[TASK TO CARRY OUT] Set down the entries once more, exactly as they are written.

[DATA FOR PROCESSING]
+ + + + +

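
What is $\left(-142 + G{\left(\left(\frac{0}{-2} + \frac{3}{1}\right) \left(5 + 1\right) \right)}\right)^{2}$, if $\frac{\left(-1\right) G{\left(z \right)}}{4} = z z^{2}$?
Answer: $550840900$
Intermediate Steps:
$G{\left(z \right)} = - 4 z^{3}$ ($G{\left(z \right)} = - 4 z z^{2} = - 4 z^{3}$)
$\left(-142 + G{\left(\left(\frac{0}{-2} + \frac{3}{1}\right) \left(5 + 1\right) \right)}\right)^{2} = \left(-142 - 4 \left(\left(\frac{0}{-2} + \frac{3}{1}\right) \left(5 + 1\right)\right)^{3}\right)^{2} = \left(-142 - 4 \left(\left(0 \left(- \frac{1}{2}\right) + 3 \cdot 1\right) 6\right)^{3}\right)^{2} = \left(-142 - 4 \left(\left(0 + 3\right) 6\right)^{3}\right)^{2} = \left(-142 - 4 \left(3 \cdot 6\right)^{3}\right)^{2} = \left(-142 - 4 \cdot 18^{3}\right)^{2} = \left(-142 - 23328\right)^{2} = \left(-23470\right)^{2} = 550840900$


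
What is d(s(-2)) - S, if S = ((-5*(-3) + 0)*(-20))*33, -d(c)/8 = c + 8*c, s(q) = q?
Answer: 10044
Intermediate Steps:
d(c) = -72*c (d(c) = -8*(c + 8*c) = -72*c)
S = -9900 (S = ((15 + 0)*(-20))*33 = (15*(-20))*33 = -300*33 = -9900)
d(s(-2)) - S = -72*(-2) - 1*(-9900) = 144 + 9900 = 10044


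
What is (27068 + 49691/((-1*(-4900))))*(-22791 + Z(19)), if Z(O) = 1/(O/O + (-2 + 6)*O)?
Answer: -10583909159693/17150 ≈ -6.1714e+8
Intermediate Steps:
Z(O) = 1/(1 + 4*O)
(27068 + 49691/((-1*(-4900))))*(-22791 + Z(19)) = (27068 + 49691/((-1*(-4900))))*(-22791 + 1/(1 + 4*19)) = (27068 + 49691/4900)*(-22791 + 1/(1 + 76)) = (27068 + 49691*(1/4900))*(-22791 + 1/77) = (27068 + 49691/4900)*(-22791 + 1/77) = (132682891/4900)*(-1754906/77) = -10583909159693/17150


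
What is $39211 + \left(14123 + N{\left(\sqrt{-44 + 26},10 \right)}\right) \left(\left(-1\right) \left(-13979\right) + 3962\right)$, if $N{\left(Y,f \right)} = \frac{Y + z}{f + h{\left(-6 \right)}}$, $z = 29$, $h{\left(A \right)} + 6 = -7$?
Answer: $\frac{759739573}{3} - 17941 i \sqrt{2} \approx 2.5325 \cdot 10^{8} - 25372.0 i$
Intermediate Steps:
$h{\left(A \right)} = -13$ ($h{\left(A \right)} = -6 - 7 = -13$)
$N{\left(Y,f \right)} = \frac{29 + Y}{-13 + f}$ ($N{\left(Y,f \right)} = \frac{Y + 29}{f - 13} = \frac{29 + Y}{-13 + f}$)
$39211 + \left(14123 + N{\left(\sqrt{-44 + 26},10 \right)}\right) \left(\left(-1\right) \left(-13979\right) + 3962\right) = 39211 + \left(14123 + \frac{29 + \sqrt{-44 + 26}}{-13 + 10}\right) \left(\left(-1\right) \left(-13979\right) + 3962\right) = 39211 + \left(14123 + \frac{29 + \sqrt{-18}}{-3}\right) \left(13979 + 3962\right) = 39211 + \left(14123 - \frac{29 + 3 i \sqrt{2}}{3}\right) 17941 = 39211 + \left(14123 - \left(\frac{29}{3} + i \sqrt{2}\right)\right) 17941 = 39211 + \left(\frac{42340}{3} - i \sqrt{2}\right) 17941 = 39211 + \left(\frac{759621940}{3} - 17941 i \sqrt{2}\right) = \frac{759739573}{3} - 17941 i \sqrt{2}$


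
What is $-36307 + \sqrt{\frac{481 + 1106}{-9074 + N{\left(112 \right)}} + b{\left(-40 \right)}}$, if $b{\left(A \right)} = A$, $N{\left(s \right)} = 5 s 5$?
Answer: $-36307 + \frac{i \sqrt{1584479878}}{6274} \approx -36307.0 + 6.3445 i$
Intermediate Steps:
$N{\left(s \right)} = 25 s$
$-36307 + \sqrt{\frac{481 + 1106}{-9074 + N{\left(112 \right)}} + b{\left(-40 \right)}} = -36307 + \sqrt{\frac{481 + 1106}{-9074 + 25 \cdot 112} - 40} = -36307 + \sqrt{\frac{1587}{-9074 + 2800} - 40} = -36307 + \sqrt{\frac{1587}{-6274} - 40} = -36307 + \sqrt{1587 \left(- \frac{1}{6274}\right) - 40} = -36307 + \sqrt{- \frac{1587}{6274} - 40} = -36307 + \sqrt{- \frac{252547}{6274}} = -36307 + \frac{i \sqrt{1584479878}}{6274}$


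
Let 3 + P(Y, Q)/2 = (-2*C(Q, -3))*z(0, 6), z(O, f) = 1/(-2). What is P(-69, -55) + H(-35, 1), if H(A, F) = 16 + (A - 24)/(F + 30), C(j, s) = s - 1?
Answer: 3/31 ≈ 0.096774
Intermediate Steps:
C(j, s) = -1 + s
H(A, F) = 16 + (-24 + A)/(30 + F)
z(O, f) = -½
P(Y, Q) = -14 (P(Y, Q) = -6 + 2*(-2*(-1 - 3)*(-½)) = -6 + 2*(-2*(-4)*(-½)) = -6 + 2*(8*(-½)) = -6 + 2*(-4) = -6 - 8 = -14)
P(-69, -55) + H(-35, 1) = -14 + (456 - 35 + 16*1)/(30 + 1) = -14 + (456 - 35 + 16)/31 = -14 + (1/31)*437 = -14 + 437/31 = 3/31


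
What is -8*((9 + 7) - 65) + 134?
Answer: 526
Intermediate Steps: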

+ + + + +

[OUTPUT FOR THIS TASK]
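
What is $\left(-142 + G{\left(\left(\frac{0}{-2} + \frac{3}{1}\right) \left(5 + 1\right) \right)}\right)^{2}$, if $\frac{\left(-1\right) G{\left(z \right)}}{4} = z z^{2}$?
Answer: $550840900$
Intermediate Steps:
$G{\left(z \right)} = - 4 z^{3}$ ($G{\left(z \right)} = - 4 z z^{2} = - 4 z^{3}$)
$\left(-142 + G{\left(\left(\frac{0}{-2} + \frac{3}{1}\right) \left(5 + 1\right) \right)}\right)^{2} = \left(-142 - 4 \left(\left(\frac{0}{-2} + \frac{3}{1}\right) \left(5 + 1\right)\right)^{3}\right)^{2} = \left(-142 - 4 \left(\left(0 \left(- \frac{1}{2}\right) + 3 \cdot 1\right) 6\right)^{3}\right)^{2} = \left(-142 - 4 \left(\left(0 + 3\right) 6\right)^{3}\right)^{2} = \left(-142 - 4 \left(3 \cdot 6\right)^{3}\right)^{2} = \left(-142 - 4 \cdot 18^{3}\right)^{2} = \left(-142 - 23328\right)^{2} = \left(-23470\right)^{2} = 550840900$


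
What is d(s(-2)) - S, if S = ((-5*(-3) + 0)*(-20))*33, -d(c)/8 = c + 8*c, s(q) = q?
Answer: 10044
Intermediate Steps:
d(c) = -72*c (d(c) = -8*(c + 8*c) = -72*c)
S = -9900 (S = ((15 + 0)*(-20))*33 = (15*(-20))*33 = -300*33 = -9900)
d(s(-2)) - S = -72*(-2) - 1*(-9900) = 144 + 9900 = 10044


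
What is (27068 + 49691/((-1*(-4900))))*(-22791 + Z(19)), if Z(O) = 1/(O/O + (-2 + 6)*O)?
Answer: -10583909159693/17150 ≈ -6.1714e+8
Intermediate Steps:
Z(O) = 1/(1 + 4*O)
(27068 + 49691/((-1*(-4900))))*(-22791 + Z(19)) = (27068 + 49691/((-1*(-4900))))*(-22791 + 1/(1 + 4*19)) = (27068 + 49691/4900)*(-22791 + 1/(1 + 76)) = (27068 + 49691*(1/4900))*(-22791 + 1/77) = (27068 + 49691/4900)*(-22791 + 1/77) = (132682891/4900)*(-1754906/77) = -10583909159693/17150


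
What is $39211 + \left(14123 + N{\left(\sqrt{-44 + 26},10 \right)}\right) \left(\left(-1\right) \left(-13979\right) + 3962\right)$, if $N{\left(Y,f \right)} = \frac{Y + z}{f + h{\left(-6 \right)}}$, $z = 29$, $h{\left(A \right)} + 6 = -7$?
Answer: $\frac{759739573}{3} - 17941 i \sqrt{2} \approx 2.5325 \cdot 10^{8} - 25372.0 i$
Intermediate Steps:
$h{\left(A \right)} = -13$ ($h{\left(A \right)} = -6 - 7 = -13$)
$N{\left(Y,f \right)} = \frac{29 + Y}{-13 + f}$ ($N{\left(Y,f \right)} = \frac{Y + 29}{f - 13} = \frac{29 + Y}{-13 + f}$)
$39211 + \left(14123 + N{\left(\sqrt{-44 + 26},10 \right)}\right) \left(\left(-1\right) \left(-13979\right) + 3962\right) = 39211 + \left(14123 + \frac{29 + \sqrt{-44 + 26}}{-13 + 10}\right) \left(\left(-1\right) \left(-13979\right) + 3962\right) = 39211 + \left(14123 + \frac{29 + \sqrt{-18}}{-3}\right) \left(13979 + 3962\right) = 39211 + \left(14123 - \frac{29 + 3 i \sqrt{2}}{3}\right) 17941 = 39211 + \left(14123 - \left(\frac{29}{3} + i \sqrt{2}\right)\right) 17941 = 39211 + \left(\frac{42340}{3} - i \sqrt{2}\right) 17941 = 39211 + \left(\frac{759621940}{3} - 17941 i \sqrt{2}\right) = \frac{759739573}{3} - 17941 i \sqrt{2}$


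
What is $-36307 + \sqrt{\frac{481 + 1106}{-9074 + N{\left(112 \right)}} + b{\left(-40 \right)}}$, if $b{\left(A \right)} = A$, $N{\left(s \right)} = 5 s 5$?
Answer: $-36307 + \frac{i \sqrt{1584479878}}{6274} \approx -36307.0 + 6.3445 i$
Intermediate Steps:
$N{\left(s \right)} = 25 s$
$-36307 + \sqrt{\frac{481 + 1106}{-9074 + N{\left(112 \right)}} + b{\left(-40 \right)}} = -36307 + \sqrt{\frac{481 + 1106}{-9074 + 25 \cdot 112} - 40} = -36307 + \sqrt{\frac{1587}{-9074 + 2800} - 40} = -36307 + \sqrt{\frac{1587}{-6274} - 40} = -36307 + \sqrt{1587 \left(- \frac{1}{6274}\right) - 40} = -36307 + \sqrt{- \frac{1587}{6274} - 40} = -36307 + \sqrt{- \frac{252547}{6274}} = -36307 + \frac{i \sqrt{1584479878}}{6274}$


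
Let 3 + P(Y, Q)/2 = (-2*C(Q, -3))*z(0, 6), z(O, f) = 1/(-2). What is P(-69, -55) + H(-35, 1), if H(A, F) = 16 + (A - 24)/(F + 30), C(j, s) = s - 1?
Answer: 3/31 ≈ 0.096774
Intermediate Steps:
C(j, s) = -1 + s
H(A, F) = 16 + (-24 + A)/(30 + F)
z(O, f) = -½
P(Y, Q) = -14 (P(Y, Q) = -6 + 2*(-2*(-1 - 3)*(-½)) = -6 + 2*(-2*(-4)*(-½)) = -6 + 2*(8*(-½)) = -6 + 2*(-4) = -6 - 8 = -14)
P(-69, -55) + H(-35, 1) = -14 + (456 - 35 + 16*1)/(30 + 1) = -14 + (456 - 35 + 16)/31 = -14 + (1/31)*437 = -14 + 437/31 = 3/31


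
What is -8*((9 + 7) - 65) + 134?
Answer: 526
Intermediate Steps: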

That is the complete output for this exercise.